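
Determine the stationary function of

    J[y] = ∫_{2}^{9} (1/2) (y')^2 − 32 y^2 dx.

The Lagrangian is L = (1/2) (y')^2 − 32 y^2.
Compute ∂L/∂y = -64y, ∂L/∂y' = y'.
The Euler-Lagrange equation d/dx(∂L/∂y') − ∂L/∂y = 0 reduces to
    y'' + 64 y = 0.
Its general solution is
    y(x) = A sin(8x) + B cos(8x),
with A, B fixed by the endpoint conditions.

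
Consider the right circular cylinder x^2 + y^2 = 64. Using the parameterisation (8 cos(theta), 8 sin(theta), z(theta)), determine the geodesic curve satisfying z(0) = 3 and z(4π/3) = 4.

Parameterise the cylinder of radius R = 8 as
    r(θ) = (8 cos θ, 8 sin θ, z(θ)).
The arc-length element is
    ds = sqrt(64 + (dz/dθ)^2) dθ,
so the Lagrangian is L = sqrt(64 + z'^2).
L depends on z' only, not on z or θ, so ∂L/∂z = 0 and
    ∂L/∂z' = z' / sqrt(64 + z'^2).
The Euler-Lagrange equation gives
    d/dθ( z' / sqrt(64 + z'^2) ) = 0,
so z' is constant. Integrating once:
    z(θ) = a θ + b,
a helix on the cylinder (a straight line when the cylinder is unrolled). The constants a, b are determined by the endpoint conditions.
With endpoint conditions z(0) = 3 and z(4π/3) = 4: from z(0) = b we get b = 3, and a·4π/3 + 3 = 4 gives a = 3/(4π), so
    z(θ) = (3/(4π)) θ + 3.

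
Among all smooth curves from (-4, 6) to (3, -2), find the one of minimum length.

Arc-length functional: J[y] = ∫ sqrt(1 + (y')^2) dx.
Lagrangian L = sqrt(1 + (y')^2) has no explicit y dependence, so ∂L/∂y = 0 and the Euler-Lagrange equation gives
    d/dx( y' / sqrt(1 + (y')^2) ) = 0  ⇒  y' / sqrt(1 + (y')^2) = const.
Hence y' is constant, so y(x) is affine.
Fitting the endpoints (-4, 6) and (3, -2):
    slope m = ((-2) − 6) / (3 − (-4)) = -8/7,
    intercept c = 6 − m·(-4) = 10/7.
Extremal: y(x) = (-8/7) x + 10/7.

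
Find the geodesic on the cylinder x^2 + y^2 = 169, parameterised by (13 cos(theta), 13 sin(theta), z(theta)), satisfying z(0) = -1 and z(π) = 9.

Parameterise the cylinder of radius R = 13 as
    r(θ) = (13 cos θ, 13 sin θ, z(θ)).
The arc-length element is
    ds = sqrt(169 + (dz/dθ)^2) dθ,
so the Lagrangian is L = sqrt(169 + z'^2).
L depends on z' only, not on z or θ, so ∂L/∂z = 0 and
    ∂L/∂z' = z' / sqrt(169 + z'^2).
The Euler-Lagrange equation gives
    d/dθ( z' / sqrt(169 + z'^2) ) = 0,
so z' is constant. Integrating once:
    z(θ) = a θ + b,
a helix on the cylinder (a straight line when the cylinder is unrolled). The constants a, b are determined by the endpoint conditions.
With endpoint conditions z(0) = -1 and z(π) = 9: from z(0) = b we get b = -1, and a·π + -1 = 9 gives a = 10/π, so
    z(θ) = (10/π) θ − 1.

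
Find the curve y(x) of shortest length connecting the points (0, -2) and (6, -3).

Arc-length functional: J[y] = ∫ sqrt(1 + (y')^2) dx.
Lagrangian L = sqrt(1 + (y')^2) has no explicit y dependence, so ∂L/∂y = 0 and the Euler-Lagrange equation gives
    d/dx( y' / sqrt(1 + (y')^2) ) = 0  ⇒  y' / sqrt(1 + (y')^2) = const.
Hence y' is constant, so y(x) is affine.
Fitting the endpoints (0, -2) and (6, -3):
    slope m = ((-3) − (-2)) / (6 − 0) = -1/6,
    intercept c = (-2) − m·0 = -2.
Extremal: y(x) = (-1/6) x - 2.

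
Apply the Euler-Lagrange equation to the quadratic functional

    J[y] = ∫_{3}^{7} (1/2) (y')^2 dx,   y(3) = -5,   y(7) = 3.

The Lagrangian is L = (1/2) (y')^2.
Compute ∂L/∂y = 0, ∂L/∂y' = y'.
The Euler-Lagrange equation d/dx(∂L/∂y') − ∂L/∂y = 0 reduces to
    y'' = 0.
Its general solution is
    y(x) = A x + B,
with A, B fixed by the endpoint conditions.
Applying the endpoint conditions y(3) = -5 and y(7) = 3: solve A·3 + B = -5 and A·7 + B = 3. Subtracting gives A(7 − 3) = 3 − -5, so A = 2, and B = -5 − A·3 = -11. Therefore
    y(x) = 2 x - 11.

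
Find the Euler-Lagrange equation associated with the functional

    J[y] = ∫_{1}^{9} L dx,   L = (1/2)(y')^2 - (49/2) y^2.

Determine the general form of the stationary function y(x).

The Lagrangian is L = (1/2)(y')^2 - (49/2) y^2.
∂L/∂y = -49y.
∂L/∂y' = y'.
The Euler-Lagrange equation d/dx(∂L/∂y') − ∂L/∂y = 0 becomes:
    y'' + 49 y = 0
General solution: y(x) = A sin(7x) + B cos(7x), where A and B are arbitrary constants fixed by the endpoint conditions.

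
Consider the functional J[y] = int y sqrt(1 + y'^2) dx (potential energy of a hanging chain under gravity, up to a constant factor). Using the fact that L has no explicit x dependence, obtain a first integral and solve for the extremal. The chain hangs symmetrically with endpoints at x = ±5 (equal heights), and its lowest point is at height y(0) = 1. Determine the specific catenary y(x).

The Lagrangian L(y, y') = y sqrt(1 + y'^2) has no explicit x dependence, so the Beltrami identity applies:
    L − y' ∂L/∂y' = C.
Compute ∂L/∂y' = y · y' / sqrt(1 + y'^2). Then
    L − y' ∂L/∂y'
    = y sqrt(1 + y'^2) − y · y'^2 / sqrt(1 + y'^2)
    = y (1 + y'^2 − y'^2) / sqrt(1 + y'^2)
    = y / sqrt(1 + y'^2) = C.
Squaring gives y^2 = C^2 (1 + y'^2), i.e.
    y'^2 = y^2 / C^2 − 1.
Separating variables,
    dy / sqrt(y^2 − C^2) = dx / C,
and integrating gives arccosh(y / C) = (x − a)/C, so
    y(x) = C cosh((x − a)/C),
the catenary. The constants C and a are fixed by the two endpoint conditions (and, for the hanging-chain problem, the length constraint selects C).
Now fit the given data. The endpoints x = ±5 are symmetric at equal height, so the catenary is even about its minimum: a = 0 and y(x) = C cosh(x/C). The lowest point is y(0) = C cosh(0) = C, and we are told y(0) = 1, so C = 1. Therefore
    y(x) = cosh(x),
and at the endpoints
    y(±5) = cosh(5).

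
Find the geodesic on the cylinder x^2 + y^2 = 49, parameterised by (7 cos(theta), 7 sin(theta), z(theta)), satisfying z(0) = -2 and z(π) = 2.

Parameterise the cylinder of radius R = 7 as
    r(θ) = (7 cos θ, 7 sin θ, z(θ)).
The arc-length element is
    ds = sqrt(49 + (dz/dθ)^2) dθ,
so the Lagrangian is L = sqrt(49 + z'^2).
L depends on z' only, not on z or θ, so ∂L/∂z = 0 and
    ∂L/∂z' = z' / sqrt(49 + z'^2).
The Euler-Lagrange equation gives
    d/dθ( z' / sqrt(49 + z'^2) ) = 0,
so z' is constant. Integrating once:
    z(θ) = a θ + b,
a helix on the cylinder (a straight line when the cylinder is unrolled). The constants a, b are determined by the endpoint conditions.
With endpoint conditions z(0) = -2 and z(π) = 2: from z(0) = b we get b = -2, and a·π + -2 = 2 gives a = 4/π, so
    z(θ) = (4/π) θ − 2.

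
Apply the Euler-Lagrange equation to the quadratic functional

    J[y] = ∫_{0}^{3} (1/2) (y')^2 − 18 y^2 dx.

The Lagrangian is L = (1/2) (y')^2 − 18 y^2.
Compute ∂L/∂y = -36y, ∂L/∂y' = y'.
The Euler-Lagrange equation d/dx(∂L/∂y') − ∂L/∂y = 0 reduces to
    y'' + 36 y = 0.
Its general solution is
    y(x) = A sin(6x) + B cos(6x),
with A, B fixed by the endpoint conditions.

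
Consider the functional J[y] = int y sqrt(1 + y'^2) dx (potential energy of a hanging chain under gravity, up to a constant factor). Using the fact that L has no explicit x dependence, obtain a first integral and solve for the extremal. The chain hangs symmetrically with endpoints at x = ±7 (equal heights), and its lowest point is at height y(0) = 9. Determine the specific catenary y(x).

The Lagrangian L(y, y') = y sqrt(1 + y'^2) has no explicit x dependence, so the Beltrami identity applies:
    L − y' ∂L/∂y' = C.
Compute ∂L/∂y' = y · y' / sqrt(1 + y'^2). Then
    L − y' ∂L/∂y'
    = y sqrt(1 + y'^2) − y · y'^2 / sqrt(1 + y'^2)
    = y (1 + y'^2 − y'^2) / sqrt(1 + y'^2)
    = y / sqrt(1 + y'^2) = C.
Squaring gives y^2 = C^2 (1 + y'^2), i.e.
    y'^2 = y^2 / C^2 − 1.
Separating variables,
    dy / sqrt(y^2 − C^2) = dx / C,
and integrating gives arccosh(y / C) = (x − a)/C, so
    y(x) = C cosh((x − a)/C),
the catenary. The constants C and a are fixed by the two endpoint conditions (and, for the hanging-chain problem, the length constraint selects C).
Now fit the given data. The endpoints x = ±7 are symmetric at equal height, so the catenary is even about its minimum: a = 0 and y(x) = C cosh(x/C). The lowest point is y(0) = C cosh(0) = C, and we are told y(0) = 9, so C = 9. Therefore
    y(x) = 9 cosh(x/9),
and at the endpoints
    y(±7) = 9 cosh(7/9).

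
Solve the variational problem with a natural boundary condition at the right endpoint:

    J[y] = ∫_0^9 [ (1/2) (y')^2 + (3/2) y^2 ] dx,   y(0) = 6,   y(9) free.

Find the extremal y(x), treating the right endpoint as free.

The Lagrangian L = (1/2) (y')^2 + (3/2) y^2 gives
    ∂L/∂y = 3 y,   ∂L/∂y' = y'.
Euler-Lagrange: y'' − 3 y = 0.
With k = sqrt(3), the general solution is
    y(x) = A cosh(sqrt(3) x) + B sinh(sqrt(3) x).
Fixed left endpoint y(0) = 6 ⇒ A = 6.
The right endpoint x = 9 is free, so the natural (transversality) condition is ∂L/∂y' |_{x=9} = 0, i.e. y'(9) = 0.
Compute y'(x) = A k sinh(k x) + B k cosh(k x), so
    y'(9) = A k sinh(k·9) + B k cosh(k·9) = 0
    ⇒ B = −A tanh(k·9) = − 6 tanh(sqrt(3)·9).
Therefore the extremal is
    y(x) = 6 cosh(sqrt(3) x) − 6 tanh(sqrt(3)·9) sinh(sqrt(3) x).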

_ _ _ _ _ _ _

Task to carry out: What you return should be only the lines from the line containing "Find the extremal" through the end of the material above, reproduced exactly, first and last included.

Result of the task:
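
Find the extremal y(x), treating the right endpoint as free.

The Lagrangian L = (1/2) (y')^2 + (3/2) y^2 gives
    ∂L/∂y = 3 y,   ∂L/∂y' = y'.
Euler-Lagrange: y'' − 3 y = 0.
With k = sqrt(3), the general solution is
    y(x) = A cosh(sqrt(3) x) + B sinh(sqrt(3) x).
Fixed left endpoint y(0) = 6 ⇒ A = 6.
The right endpoint x = 9 is free, so the natural (transversality) condition is ∂L/∂y' |_{x=9} = 0, i.e. y'(9) = 0.
Compute y'(x) = A k sinh(k x) + B k cosh(k x), so
    y'(9) = A k sinh(k·9) + B k cosh(k·9) = 0
    ⇒ B = −A tanh(k·9) = − 6 tanh(sqrt(3)·9).
Therefore the extremal is
    y(x) = 6 cosh(sqrt(3) x) − 6 tanh(sqrt(3)·9) sinh(sqrt(3) x).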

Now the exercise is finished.